### Your instructions
Reproduce every entry precisely as written.

### Supplied records
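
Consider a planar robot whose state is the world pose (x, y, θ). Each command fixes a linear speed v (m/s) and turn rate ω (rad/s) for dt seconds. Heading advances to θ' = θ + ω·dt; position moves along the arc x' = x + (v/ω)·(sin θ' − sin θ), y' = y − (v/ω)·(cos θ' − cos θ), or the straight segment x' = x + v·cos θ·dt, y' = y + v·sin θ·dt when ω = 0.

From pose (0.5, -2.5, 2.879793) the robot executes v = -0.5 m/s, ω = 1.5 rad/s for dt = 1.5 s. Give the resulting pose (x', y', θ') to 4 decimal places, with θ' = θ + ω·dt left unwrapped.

(0.8910, -2.0429, 5.1298)

θ' = 2.8798 + 1.5·1.5 = 5.1298
R = v/ω = -0.5/1.5 = -0.3333
x' = 0.5 + -0.3333·(sin 5.1298 − sin 2.8798) = 0.8910
y' = -2.5 − -0.3333·(cos 5.1298 − cos 2.8798) = -2.0429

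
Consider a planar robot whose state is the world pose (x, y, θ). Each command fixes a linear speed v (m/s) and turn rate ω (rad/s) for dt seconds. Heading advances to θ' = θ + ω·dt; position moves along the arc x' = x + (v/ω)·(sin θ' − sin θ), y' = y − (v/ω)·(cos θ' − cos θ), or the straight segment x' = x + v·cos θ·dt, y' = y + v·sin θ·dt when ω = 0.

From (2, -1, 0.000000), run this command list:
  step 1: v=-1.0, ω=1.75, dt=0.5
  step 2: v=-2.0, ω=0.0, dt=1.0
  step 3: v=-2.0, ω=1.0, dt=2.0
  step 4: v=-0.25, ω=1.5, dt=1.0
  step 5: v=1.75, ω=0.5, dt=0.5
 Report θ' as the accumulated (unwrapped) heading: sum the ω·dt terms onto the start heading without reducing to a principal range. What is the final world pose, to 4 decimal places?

(1.3048, -6.6991, 4.6250)

step 1: θ'=0.8750 (R=-0.5714) → pose (1.5614, -1.2051, 0.8750)
step 2: θ'=0.8750 (straight) → pose (0.2794, -2.7402, 0.8750)
step 3: θ'=2.8750 (R=-2.0000) → pose (1.2876, -5.9516, 2.8750)
step 4: θ'=4.3750 (R=-0.1667) → pose (1.4888, -5.8460, 4.3750)
step 5: θ'=4.6250 (R=3.5000) → pose (1.3048, -6.6991, 4.6250)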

### Your response
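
Consider a planar robot whose state is the world pose (x, y, θ). Each command fixes a linear speed v (m/s) and turn rate ω (rad/s) for dt seconds. Heading advances to θ' = θ + ω·dt; position moves along the arc x' = x + (v/ω)·(sin θ' − sin θ), y' = y − (v/ω)·(cos θ' − cos θ), or the straight segment x' = x + v·cos θ·dt, y' = y + v·sin θ·dt when ω = 0.

From pose (0.5, -2.5, 2.879793) the robot executes v = -0.5 m/s, ω = 1.5 rad/s for dt = 1.5 s. Give the resulting pose (x', y', θ') to 4 decimal places, with θ' = θ + ω·dt left unwrapped.

(0.8910, -2.0429, 5.1298)

θ' = 2.8798 + 1.5·1.5 = 5.1298
R = v/ω = -0.5/1.5 = -0.3333
x' = 0.5 + -0.3333·(sin 5.1298 − sin 2.8798) = 0.8910
y' = -2.5 − -0.3333·(cos 5.1298 − cos 2.8798) = -2.0429

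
Consider a planar robot whose state is the world pose (x, y, θ). Each command fixes a linear speed v (m/s) and turn rate ω (rad/s) for dt seconds. Heading advances to θ' = θ + ω·dt; position moves along the arc x' = x + (v/ω)·(sin θ' − sin θ), y' = y − (v/ω)·(cos θ' − cos θ), or the straight segment x' = x + v·cos θ·dt, y' = y + v·sin θ·dt when ω = 0.

From (2, -1, 0.000000), run this command list:
  step 1: v=-1.0, ω=1.75, dt=0.5
  step 2: v=-2.0, ω=0.0, dt=1.0
  step 3: v=-2.0, ω=1.0, dt=2.0
  step 4: v=-0.25, ω=1.5, dt=1.0
  step 5: v=1.75, ω=0.5, dt=0.5
 Report θ' as the accumulated (unwrapped) heading: sum the ω·dt terms onto the start heading without reducing to a principal range. What is the final world pose, to 4 decimal places?

(1.3048, -6.6991, 4.6250)

step 1: θ'=0.8750 (R=-0.5714) → pose (1.5614, -1.2051, 0.8750)
step 2: θ'=0.8750 (straight) → pose (0.2794, -2.7402, 0.8750)
step 3: θ'=2.8750 (R=-2.0000) → pose (1.2876, -5.9516, 2.8750)
step 4: θ'=4.3750 (R=-0.1667) → pose (1.4888, -5.8460, 4.3750)
step 5: θ'=4.6250 (R=3.5000) → pose (1.3048, -6.6991, 4.6250)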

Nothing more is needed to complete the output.